• [ASSIGNMENT]: Your response should consist of the entries below, written out exactly.

• [STUDY MATERIAL]:
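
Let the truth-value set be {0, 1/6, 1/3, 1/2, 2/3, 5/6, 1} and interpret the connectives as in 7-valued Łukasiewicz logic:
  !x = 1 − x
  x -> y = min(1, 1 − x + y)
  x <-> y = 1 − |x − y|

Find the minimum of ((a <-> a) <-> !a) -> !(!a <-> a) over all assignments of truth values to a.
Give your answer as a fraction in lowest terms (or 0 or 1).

Take a = 1/2:
a <-> a = 1/2 <-> 1/2 = 1
!a = !1/2 = 1/2
(a <-> a) <-> !a = 1 <-> 1/2 = 1/2
!a = !1/2 = 1/2
!a <-> a = 1/2 <-> 1/2 = 1
!(!a <-> a) = !1 = 0
((a <-> a) <-> !a) -> !(!a <-> a) = 1/2 -> 0 = 1/2
No assignment yields a value below 1/2, so this is the minimum.

1/2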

• [ANSWER FOR THIS EXERCISE]:
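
Let the truth-value set be {0, 1/6, 1/3, 1/2, 2/3, 5/6, 1} and interpret the connectives as in 7-valued Łukasiewicz logic:
  !x = 1 − x
  x -> y = min(1, 1 − x + y)
  x <-> y = 1 − |x − y|

Find the minimum of ((a <-> a) <-> !a) -> !(!a <-> a) over all assignments of truth values to a.
Give your answer as a fraction in lowest terms (or 0 or 1).

Take a = 1/2:
a <-> a = 1/2 <-> 1/2 = 1
!a = !1/2 = 1/2
(a <-> a) <-> !a = 1 <-> 1/2 = 1/2
!a = !1/2 = 1/2
!a <-> a = 1/2 <-> 1/2 = 1
!(!a <-> a) = !1 = 0
((a <-> a) <-> !a) -> !(!a <-> a) = 1/2 -> 0 = 1/2
No assignment yields a value below 1/2, so this is the minimum.

1/2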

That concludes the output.